Copy every line of the data in which the word "Gather" occurs.

:: DATA RECORDS ::

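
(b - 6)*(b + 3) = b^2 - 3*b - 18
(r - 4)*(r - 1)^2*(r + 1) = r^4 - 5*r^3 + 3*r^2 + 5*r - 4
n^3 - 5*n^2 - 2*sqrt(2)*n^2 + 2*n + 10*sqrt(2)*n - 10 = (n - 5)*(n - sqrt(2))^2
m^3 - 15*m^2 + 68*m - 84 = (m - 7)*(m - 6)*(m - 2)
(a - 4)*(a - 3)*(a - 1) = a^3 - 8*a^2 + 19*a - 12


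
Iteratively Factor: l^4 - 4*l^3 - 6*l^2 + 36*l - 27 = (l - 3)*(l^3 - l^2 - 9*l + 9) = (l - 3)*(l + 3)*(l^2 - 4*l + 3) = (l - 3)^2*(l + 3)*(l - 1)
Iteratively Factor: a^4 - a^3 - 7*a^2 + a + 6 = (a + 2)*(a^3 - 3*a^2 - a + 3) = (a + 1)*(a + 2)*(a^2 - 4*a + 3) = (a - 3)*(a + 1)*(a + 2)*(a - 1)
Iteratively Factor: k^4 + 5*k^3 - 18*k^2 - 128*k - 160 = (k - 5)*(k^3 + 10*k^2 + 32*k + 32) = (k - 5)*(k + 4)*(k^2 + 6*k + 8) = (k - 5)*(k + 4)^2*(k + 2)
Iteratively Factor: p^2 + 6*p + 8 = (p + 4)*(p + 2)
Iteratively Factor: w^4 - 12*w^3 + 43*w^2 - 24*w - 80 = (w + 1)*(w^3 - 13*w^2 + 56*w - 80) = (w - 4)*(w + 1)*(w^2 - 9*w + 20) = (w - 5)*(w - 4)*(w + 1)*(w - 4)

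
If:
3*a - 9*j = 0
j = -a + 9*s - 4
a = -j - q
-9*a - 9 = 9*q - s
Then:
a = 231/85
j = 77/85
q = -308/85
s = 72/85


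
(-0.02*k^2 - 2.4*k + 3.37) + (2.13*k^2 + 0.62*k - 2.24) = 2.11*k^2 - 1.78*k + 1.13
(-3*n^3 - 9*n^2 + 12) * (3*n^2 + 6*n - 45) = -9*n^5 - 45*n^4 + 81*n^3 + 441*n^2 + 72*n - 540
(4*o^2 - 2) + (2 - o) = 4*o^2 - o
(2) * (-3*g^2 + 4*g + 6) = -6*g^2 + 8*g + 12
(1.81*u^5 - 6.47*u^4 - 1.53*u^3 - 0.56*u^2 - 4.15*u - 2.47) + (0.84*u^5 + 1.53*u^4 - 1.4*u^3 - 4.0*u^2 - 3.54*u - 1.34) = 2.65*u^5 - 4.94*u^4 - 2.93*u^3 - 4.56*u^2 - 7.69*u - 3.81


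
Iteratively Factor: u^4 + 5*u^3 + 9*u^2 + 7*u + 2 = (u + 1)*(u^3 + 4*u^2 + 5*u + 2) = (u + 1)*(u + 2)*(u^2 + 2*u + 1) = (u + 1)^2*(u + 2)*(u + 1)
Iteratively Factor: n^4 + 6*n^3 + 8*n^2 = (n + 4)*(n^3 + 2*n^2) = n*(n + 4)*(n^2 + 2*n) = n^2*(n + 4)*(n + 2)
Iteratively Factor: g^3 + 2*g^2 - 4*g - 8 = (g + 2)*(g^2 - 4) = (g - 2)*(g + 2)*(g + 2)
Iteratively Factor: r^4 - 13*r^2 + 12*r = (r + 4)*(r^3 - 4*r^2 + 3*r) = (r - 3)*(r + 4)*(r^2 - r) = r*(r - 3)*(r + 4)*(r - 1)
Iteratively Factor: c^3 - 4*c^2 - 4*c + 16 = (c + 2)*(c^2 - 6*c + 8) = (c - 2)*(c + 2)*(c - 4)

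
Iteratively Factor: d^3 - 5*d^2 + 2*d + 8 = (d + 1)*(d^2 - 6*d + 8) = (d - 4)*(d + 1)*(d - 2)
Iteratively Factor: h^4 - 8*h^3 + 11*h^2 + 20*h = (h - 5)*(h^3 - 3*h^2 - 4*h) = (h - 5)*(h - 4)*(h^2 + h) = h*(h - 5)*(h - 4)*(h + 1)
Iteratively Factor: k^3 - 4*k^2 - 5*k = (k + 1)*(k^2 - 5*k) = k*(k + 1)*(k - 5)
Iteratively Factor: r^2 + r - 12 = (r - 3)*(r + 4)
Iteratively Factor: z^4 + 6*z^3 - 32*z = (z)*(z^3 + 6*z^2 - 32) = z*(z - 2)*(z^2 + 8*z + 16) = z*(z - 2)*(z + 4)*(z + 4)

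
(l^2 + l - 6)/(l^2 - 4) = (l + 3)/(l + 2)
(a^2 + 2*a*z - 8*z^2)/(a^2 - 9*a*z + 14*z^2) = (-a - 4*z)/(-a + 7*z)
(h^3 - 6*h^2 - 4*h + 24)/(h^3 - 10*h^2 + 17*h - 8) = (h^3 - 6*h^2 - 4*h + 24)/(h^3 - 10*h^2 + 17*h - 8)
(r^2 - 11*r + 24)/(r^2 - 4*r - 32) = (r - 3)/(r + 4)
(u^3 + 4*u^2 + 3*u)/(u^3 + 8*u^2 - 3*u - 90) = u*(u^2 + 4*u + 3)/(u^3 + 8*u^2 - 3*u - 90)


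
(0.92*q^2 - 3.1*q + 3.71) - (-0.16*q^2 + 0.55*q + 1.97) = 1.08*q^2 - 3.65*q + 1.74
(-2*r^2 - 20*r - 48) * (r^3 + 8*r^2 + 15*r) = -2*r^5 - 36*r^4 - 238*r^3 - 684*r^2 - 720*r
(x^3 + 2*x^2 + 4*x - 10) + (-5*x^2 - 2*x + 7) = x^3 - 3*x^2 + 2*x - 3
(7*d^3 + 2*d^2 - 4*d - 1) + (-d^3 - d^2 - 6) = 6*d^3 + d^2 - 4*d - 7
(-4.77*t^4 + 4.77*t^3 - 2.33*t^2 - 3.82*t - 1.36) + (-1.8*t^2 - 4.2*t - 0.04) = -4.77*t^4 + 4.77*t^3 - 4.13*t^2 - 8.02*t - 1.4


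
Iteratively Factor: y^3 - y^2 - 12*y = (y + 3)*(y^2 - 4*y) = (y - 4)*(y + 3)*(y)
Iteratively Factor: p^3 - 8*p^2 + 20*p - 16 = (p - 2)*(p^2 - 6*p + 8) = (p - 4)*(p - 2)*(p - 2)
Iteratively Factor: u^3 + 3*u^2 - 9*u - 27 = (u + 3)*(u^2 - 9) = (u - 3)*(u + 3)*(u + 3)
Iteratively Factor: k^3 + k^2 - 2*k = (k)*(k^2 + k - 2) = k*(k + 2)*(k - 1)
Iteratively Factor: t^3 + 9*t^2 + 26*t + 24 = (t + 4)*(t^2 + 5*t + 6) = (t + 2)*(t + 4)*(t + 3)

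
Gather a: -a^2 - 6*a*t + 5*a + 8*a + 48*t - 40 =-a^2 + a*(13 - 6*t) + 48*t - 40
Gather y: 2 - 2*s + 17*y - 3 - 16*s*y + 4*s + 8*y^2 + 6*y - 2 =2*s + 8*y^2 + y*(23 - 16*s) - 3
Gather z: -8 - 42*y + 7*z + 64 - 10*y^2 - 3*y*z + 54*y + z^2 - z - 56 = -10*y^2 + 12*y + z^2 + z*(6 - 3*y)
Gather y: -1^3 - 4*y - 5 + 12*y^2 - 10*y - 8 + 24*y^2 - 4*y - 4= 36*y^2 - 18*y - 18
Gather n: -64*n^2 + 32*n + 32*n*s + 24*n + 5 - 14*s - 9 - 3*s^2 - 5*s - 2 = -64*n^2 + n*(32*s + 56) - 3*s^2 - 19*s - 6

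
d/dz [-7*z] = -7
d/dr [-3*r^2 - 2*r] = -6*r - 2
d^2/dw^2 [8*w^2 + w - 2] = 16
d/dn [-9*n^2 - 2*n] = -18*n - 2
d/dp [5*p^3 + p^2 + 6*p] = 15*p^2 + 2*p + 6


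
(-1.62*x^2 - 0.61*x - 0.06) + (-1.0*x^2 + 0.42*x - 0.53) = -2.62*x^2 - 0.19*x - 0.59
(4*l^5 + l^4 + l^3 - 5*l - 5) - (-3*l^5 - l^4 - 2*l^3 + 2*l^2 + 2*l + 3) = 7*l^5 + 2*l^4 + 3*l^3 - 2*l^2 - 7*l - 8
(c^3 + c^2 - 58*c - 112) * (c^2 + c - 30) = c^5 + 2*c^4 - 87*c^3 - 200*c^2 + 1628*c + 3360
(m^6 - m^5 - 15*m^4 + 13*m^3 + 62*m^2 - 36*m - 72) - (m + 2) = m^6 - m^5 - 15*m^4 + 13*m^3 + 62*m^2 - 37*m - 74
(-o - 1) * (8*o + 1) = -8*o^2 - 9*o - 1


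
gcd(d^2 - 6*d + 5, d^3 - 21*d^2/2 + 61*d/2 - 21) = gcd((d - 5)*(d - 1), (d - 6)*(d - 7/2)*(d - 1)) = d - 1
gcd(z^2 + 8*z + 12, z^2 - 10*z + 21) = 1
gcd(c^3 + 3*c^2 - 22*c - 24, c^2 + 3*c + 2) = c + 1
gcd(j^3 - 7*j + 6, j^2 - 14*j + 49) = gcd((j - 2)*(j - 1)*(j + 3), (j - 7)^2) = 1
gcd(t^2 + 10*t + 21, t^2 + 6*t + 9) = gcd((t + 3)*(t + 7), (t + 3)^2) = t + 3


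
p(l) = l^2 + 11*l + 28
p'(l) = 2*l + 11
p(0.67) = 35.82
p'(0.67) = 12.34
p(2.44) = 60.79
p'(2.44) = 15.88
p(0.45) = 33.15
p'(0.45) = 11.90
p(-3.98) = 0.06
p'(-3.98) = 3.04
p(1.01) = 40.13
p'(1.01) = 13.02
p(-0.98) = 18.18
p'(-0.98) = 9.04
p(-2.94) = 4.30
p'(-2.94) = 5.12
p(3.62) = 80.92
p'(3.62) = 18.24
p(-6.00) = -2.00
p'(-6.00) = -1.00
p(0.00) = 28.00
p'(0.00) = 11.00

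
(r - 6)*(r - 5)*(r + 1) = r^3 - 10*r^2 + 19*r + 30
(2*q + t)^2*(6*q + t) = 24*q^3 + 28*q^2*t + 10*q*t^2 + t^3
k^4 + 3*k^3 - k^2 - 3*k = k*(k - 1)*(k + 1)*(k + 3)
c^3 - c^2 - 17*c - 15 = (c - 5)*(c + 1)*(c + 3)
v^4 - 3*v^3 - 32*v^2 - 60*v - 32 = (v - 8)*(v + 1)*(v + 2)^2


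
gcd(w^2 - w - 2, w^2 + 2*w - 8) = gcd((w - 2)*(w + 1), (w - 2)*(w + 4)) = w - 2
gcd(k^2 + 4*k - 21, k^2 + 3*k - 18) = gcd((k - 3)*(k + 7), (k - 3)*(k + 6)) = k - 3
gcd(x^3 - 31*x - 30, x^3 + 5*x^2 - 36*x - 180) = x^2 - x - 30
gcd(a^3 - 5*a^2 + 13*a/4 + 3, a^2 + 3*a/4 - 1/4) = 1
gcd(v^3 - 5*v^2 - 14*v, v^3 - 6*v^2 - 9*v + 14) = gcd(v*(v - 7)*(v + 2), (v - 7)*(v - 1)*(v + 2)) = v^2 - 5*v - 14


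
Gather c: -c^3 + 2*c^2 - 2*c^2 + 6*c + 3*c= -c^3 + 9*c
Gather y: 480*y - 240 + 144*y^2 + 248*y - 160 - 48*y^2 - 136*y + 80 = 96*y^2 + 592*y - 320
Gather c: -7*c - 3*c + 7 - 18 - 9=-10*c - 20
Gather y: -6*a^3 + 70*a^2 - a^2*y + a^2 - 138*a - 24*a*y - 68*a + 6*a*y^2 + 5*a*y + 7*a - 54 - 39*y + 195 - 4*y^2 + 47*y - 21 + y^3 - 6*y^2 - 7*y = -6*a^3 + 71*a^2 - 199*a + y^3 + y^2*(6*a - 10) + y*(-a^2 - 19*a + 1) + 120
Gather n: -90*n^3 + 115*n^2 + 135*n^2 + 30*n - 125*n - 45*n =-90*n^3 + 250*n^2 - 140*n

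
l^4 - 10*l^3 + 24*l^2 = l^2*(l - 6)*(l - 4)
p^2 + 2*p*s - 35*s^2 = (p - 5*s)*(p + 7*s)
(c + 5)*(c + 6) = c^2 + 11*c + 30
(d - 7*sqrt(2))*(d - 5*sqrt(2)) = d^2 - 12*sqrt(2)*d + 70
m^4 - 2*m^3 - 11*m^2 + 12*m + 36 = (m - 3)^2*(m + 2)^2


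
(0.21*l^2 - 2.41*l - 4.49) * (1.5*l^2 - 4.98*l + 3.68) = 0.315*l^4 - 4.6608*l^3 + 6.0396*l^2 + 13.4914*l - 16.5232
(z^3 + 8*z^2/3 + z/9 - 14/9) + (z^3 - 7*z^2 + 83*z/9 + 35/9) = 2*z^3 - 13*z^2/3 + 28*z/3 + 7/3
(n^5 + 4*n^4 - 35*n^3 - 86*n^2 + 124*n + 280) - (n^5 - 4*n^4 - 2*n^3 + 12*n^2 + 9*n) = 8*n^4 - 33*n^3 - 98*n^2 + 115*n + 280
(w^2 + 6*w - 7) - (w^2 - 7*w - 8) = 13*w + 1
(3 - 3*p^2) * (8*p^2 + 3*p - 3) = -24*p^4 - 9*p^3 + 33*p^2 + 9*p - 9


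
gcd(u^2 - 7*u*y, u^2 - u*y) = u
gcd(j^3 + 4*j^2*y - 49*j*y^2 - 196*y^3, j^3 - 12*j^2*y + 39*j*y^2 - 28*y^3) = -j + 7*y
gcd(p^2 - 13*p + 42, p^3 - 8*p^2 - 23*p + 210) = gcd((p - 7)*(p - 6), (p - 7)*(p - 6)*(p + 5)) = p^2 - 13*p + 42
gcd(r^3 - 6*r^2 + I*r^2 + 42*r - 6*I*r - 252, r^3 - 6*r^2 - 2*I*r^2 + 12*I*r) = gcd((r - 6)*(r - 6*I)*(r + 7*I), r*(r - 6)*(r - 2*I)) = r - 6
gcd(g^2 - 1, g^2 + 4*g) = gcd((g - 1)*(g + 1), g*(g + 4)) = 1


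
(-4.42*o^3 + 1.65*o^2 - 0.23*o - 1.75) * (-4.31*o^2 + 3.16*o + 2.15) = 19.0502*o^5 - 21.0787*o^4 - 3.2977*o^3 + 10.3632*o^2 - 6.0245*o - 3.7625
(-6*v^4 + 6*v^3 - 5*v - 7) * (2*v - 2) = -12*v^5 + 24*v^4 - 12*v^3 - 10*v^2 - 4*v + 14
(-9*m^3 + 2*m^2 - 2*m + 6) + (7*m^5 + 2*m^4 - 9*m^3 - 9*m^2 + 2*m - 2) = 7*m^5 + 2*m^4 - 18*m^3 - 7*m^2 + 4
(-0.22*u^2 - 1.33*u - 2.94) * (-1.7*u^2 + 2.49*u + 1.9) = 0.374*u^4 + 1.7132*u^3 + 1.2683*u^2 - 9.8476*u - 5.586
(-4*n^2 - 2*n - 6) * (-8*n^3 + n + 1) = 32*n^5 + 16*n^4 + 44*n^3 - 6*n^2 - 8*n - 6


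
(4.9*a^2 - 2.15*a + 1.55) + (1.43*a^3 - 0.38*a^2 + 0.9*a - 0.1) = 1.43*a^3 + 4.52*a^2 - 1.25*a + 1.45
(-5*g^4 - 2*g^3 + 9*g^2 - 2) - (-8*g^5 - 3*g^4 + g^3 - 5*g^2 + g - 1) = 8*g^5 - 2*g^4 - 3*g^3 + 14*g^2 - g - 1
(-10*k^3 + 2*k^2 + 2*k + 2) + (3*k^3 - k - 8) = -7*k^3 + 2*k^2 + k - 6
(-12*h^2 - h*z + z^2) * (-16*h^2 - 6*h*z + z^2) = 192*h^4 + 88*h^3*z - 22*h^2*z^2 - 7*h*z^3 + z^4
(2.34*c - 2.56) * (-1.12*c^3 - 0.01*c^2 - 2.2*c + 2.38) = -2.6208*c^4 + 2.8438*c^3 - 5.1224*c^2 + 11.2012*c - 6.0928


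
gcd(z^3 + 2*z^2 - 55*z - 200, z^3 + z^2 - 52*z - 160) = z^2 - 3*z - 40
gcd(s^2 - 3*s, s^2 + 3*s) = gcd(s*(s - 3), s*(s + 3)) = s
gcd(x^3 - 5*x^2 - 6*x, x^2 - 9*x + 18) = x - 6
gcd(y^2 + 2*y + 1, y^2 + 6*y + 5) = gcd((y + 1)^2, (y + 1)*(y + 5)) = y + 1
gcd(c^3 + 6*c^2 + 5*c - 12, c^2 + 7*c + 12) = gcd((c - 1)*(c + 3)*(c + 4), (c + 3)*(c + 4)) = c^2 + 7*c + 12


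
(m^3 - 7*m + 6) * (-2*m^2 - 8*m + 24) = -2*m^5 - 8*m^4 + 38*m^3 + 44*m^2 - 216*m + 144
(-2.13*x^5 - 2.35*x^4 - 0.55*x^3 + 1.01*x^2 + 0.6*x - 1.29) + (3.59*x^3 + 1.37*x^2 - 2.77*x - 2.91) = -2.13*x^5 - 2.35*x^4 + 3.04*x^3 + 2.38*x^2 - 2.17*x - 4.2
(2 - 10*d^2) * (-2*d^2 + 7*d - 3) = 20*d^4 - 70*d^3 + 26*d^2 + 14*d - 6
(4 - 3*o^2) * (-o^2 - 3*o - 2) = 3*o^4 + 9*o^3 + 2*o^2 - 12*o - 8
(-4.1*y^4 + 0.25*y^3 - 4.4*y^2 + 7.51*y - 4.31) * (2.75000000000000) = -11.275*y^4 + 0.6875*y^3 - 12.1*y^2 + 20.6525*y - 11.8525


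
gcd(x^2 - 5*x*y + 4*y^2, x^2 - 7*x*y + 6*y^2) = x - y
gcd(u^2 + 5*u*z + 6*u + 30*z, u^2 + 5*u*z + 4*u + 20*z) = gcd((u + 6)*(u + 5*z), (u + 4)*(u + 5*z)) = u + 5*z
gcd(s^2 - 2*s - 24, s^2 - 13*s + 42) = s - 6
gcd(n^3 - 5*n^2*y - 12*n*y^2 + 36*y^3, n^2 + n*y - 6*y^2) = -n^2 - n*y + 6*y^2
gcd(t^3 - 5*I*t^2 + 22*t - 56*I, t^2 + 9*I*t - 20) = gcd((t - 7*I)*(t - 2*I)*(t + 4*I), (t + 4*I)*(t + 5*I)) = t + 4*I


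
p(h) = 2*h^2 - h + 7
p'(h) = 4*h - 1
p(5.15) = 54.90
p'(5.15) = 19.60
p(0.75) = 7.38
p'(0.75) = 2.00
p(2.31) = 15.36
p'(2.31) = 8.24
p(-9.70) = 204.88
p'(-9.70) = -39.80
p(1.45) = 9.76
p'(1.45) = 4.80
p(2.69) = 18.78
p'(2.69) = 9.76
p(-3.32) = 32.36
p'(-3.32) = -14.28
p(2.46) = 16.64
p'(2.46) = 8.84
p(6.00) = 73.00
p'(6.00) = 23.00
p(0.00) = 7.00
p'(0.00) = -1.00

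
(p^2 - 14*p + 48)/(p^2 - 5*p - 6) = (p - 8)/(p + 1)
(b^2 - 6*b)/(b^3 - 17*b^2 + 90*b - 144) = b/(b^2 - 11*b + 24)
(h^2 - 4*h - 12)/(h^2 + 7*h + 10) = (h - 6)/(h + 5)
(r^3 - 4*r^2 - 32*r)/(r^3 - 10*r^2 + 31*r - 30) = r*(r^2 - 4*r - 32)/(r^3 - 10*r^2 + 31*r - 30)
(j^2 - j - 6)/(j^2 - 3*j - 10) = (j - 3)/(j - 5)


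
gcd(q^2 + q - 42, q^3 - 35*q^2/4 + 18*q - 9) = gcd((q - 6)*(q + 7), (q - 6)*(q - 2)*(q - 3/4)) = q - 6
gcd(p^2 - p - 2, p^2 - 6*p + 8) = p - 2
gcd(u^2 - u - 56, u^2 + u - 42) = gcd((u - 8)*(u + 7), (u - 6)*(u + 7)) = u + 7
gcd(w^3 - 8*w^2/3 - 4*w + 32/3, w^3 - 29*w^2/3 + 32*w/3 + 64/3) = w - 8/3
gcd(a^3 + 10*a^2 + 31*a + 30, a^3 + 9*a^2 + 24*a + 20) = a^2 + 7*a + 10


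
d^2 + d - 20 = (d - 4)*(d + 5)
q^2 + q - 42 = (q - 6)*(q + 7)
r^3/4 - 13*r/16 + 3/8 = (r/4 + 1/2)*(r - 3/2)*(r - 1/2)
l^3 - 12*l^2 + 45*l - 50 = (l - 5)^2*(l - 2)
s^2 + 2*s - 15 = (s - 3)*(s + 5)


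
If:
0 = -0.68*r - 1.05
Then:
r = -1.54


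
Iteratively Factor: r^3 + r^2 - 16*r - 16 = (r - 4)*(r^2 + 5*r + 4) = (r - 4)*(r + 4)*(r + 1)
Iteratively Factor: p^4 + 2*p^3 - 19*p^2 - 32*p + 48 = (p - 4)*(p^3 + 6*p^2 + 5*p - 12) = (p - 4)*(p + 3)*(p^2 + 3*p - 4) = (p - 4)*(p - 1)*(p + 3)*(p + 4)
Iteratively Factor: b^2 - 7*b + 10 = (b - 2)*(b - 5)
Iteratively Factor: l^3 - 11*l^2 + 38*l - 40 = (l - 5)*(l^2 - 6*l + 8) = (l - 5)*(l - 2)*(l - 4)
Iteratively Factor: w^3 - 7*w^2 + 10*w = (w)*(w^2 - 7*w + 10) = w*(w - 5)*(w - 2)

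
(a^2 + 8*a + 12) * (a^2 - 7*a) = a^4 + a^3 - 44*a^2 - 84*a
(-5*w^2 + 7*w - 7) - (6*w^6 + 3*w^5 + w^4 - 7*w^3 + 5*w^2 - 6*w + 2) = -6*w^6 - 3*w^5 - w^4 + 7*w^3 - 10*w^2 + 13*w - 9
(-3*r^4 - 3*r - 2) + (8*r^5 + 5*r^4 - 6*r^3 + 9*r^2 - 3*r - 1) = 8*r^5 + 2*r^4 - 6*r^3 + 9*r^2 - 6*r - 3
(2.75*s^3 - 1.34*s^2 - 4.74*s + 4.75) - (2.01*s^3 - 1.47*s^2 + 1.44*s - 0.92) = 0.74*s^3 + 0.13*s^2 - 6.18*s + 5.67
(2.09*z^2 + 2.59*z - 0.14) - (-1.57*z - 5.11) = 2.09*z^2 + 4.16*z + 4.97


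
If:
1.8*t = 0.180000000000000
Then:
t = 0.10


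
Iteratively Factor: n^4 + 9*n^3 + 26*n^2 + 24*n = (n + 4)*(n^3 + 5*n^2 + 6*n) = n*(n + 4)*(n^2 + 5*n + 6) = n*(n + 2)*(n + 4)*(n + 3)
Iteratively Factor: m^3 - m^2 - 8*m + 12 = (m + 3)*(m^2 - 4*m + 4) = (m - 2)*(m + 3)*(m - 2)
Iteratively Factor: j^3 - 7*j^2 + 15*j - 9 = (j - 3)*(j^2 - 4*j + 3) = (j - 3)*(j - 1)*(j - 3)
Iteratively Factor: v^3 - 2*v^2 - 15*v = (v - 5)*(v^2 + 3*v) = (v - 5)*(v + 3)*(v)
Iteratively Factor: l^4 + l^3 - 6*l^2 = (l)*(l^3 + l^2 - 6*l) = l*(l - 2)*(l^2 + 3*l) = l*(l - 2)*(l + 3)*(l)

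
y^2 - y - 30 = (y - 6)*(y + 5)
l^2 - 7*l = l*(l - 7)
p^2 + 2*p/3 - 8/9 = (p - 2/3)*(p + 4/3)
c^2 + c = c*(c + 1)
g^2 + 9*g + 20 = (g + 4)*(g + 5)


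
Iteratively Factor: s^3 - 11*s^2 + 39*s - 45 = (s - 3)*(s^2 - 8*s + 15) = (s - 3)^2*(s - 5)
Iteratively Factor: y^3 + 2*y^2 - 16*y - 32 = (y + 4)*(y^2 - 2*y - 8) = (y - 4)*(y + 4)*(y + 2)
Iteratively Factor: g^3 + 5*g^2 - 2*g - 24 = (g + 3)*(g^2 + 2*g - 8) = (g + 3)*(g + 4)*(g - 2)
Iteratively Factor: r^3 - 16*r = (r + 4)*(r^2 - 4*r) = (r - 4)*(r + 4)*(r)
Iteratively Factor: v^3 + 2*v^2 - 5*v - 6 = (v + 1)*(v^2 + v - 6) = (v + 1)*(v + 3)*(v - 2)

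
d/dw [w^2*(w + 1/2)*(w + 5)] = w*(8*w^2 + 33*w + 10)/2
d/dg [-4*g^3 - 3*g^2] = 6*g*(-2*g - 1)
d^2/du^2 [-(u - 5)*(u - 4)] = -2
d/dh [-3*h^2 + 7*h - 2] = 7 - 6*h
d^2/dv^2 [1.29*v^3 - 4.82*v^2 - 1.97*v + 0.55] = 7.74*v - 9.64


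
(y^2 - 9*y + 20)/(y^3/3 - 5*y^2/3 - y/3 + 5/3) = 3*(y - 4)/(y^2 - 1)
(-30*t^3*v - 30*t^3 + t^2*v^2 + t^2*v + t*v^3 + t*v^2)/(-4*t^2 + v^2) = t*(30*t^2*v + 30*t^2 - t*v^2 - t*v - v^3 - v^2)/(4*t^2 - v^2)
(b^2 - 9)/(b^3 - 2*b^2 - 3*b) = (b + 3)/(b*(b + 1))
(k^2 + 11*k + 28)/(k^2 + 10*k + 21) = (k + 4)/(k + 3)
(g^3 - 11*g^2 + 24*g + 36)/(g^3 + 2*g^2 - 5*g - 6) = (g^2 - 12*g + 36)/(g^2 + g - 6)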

:::

_OUTPUT FOR THIS EXERCISE_
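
Gather a: -a^2 - 6*a*t + 5*a + 8*a + 48*t - 40 =-a^2 + a*(13 - 6*t) + 48*t - 40
Gather y: 2 - 2*s + 17*y - 3 - 16*s*y + 4*s + 8*y^2 + 6*y - 2 =2*s + 8*y^2 + y*(23 - 16*s) - 3
Gather z: -8 - 42*y + 7*z + 64 - 10*y^2 - 3*y*z + 54*y + z^2 - z - 56 = -10*y^2 + 12*y + z^2 + z*(6 - 3*y)
Gather y: -1^3 - 4*y - 5 + 12*y^2 - 10*y - 8 + 24*y^2 - 4*y - 4= 36*y^2 - 18*y - 18
Gather n: -64*n^2 + 32*n + 32*n*s + 24*n + 5 - 14*s - 9 - 3*s^2 - 5*s - 2 = -64*n^2 + n*(32*s + 56) - 3*s^2 - 19*s - 6
Gather c: -c^3 + 2*c^2 - 2*c^2 + 6*c + 3*c= -c^3 + 9*c
Gather y: 480*y - 240 + 144*y^2 + 248*y - 160 - 48*y^2 - 136*y + 80 = 96*y^2 + 592*y - 320
Gather c: -7*c - 3*c + 7 - 18 - 9=-10*c - 20
Gather y: -6*a^3 + 70*a^2 - a^2*y + a^2 - 138*a - 24*a*y - 68*a + 6*a*y^2 + 5*a*y + 7*a - 54 - 39*y + 195 - 4*y^2 + 47*y - 21 + y^3 - 6*y^2 - 7*y = -6*a^3 + 71*a^2 - 199*a + y^3 + y^2*(6*a - 10) + y*(-a^2 - 19*a + 1) + 120
Gather n: -90*n^3 + 115*n^2 + 135*n^2 + 30*n - 125*n - 45*n =-90*n^3 + 250*n^2 - 140*n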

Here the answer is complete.